Collected data entries:
══════════

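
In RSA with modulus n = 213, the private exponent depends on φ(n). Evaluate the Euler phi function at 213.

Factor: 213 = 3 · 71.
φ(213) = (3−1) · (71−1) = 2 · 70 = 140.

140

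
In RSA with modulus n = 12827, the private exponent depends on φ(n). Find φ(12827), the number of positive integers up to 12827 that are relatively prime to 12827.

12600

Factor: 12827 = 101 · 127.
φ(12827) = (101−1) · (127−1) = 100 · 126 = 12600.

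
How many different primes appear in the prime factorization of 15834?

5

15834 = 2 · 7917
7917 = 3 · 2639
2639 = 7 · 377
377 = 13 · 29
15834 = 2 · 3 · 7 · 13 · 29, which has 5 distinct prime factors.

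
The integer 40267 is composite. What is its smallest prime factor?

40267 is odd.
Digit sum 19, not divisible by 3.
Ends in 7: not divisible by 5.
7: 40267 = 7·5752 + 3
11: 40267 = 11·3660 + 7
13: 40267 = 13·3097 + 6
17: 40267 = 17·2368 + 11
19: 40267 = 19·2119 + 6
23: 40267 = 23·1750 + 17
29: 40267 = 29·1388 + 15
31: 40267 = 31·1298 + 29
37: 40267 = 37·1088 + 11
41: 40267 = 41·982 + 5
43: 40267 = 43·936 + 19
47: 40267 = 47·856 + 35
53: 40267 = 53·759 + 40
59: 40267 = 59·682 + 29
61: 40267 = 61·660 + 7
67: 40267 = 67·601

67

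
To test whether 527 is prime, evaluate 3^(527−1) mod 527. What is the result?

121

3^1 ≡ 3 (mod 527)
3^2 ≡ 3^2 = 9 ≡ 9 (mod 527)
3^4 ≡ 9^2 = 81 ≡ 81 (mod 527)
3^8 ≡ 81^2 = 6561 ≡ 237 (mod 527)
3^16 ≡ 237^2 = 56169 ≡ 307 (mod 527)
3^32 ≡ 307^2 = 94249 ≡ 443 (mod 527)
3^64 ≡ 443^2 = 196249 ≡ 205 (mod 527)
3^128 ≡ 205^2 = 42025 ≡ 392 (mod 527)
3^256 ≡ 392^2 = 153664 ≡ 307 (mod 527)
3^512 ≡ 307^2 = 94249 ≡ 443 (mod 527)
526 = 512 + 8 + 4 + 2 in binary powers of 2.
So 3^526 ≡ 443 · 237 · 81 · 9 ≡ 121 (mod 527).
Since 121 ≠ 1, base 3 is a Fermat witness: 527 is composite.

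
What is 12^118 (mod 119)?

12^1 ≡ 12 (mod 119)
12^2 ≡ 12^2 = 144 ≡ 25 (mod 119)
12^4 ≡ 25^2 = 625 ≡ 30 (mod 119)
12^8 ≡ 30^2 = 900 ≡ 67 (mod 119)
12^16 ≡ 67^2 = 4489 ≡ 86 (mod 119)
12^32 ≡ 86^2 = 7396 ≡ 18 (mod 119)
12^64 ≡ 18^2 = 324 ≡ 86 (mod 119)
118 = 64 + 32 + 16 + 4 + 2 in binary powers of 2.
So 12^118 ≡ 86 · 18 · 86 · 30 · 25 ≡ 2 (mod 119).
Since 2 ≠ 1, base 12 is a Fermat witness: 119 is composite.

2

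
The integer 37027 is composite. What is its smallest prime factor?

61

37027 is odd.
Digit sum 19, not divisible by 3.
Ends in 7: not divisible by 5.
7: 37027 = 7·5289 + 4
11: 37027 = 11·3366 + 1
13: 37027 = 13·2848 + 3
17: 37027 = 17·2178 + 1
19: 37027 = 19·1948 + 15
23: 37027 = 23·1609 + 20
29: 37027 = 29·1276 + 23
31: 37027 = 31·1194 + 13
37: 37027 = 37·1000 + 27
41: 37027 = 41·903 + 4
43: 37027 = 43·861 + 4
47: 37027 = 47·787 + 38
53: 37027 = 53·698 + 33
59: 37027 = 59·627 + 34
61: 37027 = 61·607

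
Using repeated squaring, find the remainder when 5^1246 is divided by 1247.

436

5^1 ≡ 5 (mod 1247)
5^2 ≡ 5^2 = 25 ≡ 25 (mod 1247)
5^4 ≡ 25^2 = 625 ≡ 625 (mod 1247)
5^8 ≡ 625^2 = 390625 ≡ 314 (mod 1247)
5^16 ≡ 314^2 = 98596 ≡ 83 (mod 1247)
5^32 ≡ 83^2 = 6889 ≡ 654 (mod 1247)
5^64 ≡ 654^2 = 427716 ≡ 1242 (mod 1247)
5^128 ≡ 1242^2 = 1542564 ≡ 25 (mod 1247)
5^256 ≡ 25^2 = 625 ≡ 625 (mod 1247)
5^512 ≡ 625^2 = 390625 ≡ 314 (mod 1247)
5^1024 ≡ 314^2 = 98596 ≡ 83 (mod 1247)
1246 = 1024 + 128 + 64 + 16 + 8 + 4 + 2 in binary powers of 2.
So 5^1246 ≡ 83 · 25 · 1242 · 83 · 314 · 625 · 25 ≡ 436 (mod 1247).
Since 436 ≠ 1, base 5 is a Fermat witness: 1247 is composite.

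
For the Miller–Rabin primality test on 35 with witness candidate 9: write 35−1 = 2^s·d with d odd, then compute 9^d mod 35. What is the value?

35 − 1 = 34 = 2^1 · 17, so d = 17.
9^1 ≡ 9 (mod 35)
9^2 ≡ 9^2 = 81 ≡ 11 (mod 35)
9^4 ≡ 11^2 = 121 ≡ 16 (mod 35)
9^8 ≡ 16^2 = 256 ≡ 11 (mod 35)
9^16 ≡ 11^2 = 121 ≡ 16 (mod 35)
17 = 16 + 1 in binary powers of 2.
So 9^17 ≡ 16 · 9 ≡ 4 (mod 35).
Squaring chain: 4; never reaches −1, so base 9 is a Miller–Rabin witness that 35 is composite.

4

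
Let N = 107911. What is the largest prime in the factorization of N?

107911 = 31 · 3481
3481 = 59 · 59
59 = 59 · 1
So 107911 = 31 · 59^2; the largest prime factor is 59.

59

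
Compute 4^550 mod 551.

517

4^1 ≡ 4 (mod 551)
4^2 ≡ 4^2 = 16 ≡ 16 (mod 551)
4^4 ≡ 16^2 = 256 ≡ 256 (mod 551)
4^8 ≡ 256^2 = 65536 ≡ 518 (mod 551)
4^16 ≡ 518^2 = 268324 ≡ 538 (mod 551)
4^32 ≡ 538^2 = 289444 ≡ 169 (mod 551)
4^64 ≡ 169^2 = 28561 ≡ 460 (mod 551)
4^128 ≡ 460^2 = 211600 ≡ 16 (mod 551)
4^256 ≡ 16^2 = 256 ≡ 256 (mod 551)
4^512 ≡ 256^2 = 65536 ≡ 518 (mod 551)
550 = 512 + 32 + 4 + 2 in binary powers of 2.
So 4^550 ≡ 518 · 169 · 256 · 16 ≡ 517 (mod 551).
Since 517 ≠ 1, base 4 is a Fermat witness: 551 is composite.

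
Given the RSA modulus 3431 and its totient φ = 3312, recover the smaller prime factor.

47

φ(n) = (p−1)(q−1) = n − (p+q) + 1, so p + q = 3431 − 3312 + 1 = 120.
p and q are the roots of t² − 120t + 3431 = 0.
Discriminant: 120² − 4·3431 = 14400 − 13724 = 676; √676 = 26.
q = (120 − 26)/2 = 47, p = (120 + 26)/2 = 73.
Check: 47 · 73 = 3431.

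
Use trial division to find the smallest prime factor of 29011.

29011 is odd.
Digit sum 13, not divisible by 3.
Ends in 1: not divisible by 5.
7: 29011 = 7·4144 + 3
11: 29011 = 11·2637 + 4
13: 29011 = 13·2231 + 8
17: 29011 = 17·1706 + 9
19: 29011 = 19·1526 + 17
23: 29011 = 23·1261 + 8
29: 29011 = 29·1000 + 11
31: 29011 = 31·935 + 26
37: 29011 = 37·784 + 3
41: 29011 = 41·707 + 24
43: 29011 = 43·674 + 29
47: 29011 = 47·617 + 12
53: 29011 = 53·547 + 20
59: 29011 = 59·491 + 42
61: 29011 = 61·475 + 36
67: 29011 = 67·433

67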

══════════

Copy the lines above exactly, beginning at the line containing "Compute 4^550 mod 551." and stopping at the last line.

Response to the task:
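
Compute 4^550 mod 551.

517

4^1 ≡ 4 (mod 551)
4^2 ≡ 4^2 = 16 ≡ 16 (mod 551)
4^4 ≡ 16^2 = 256 ≡ 256 (mod 551)
4^8 ≡ 256^2 = 65536 ≡ 518 (mod 551)
4^16 ≡ 518^2 = 268324 ≡ 538 (mod 551)
4^32 ≡ 538^2 = 289444 ≡ 169 (mod 551)
4^64 ≡ 169^2 = 28561 ≡ 460 (mod 551)
4^128 ≡ 460^2 = 211600 ≡ 16 (mod 551)
4^256 ≡ 16^2 = 256 ≡ 256 (mod 551)
4^512 ≡ 256^2 = 65536 ≡ 518 (mod 551)
550 = 512 + 32 + 4 + 2 in binary powers of 2.
So 4^550 ≡ 518 · 169 · 256 · 16 ≡ 517 (mod 551).
Since 517 ≠ 1, base 4 is a Fermat witness: 551 is composite.

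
Given the RSA modulus 3431 and its totient φ = 3312, recover the smaller prime factor.

47

φ(n) = (p−1)(q−1) = n − (p+q) + 1, so p + q = 3431 − 3312 + 1 = 120.
p and q are the roots of t² − 120t + 3431 = 0.
Discriminant: 120² − 4·3431 = 14400 − 13724 = 676; √676 = 26.
q = (120 − 26)/2 = 47, p = (120 + 26)/2 = 73.
Check: 47 · 73 = 3431.

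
Use trial division to find the smallest prime factor of 29011.

29011 is odd.
Digit sum 13, not divisible by 3.
Ends in 1: not divisible by 5.
7: 29011 = 7·4144 + 3
11: 29011 = 11·2637 + 4
13: 29011 = 13·2231 + 8
17: 29011 = 17·1706 + 9
19: 29011 = 19·1526 + 17
23: 29011 = 23·1261 + 8
29: 29011 = 29·1000 + 11
31: 29011 = 31·935 + 26
37: 29011 = 37·784 + 3
41: 29011 = 41·707 + 24
43: 29011 = 43·674 + 29
47: 29011 = 47·617 + 12
53: 29011 = 53·547 + 20
59: 29011 = 59·491 + 42
61: 29011 = 61·475 + 36
67: 29011 = 67·433

67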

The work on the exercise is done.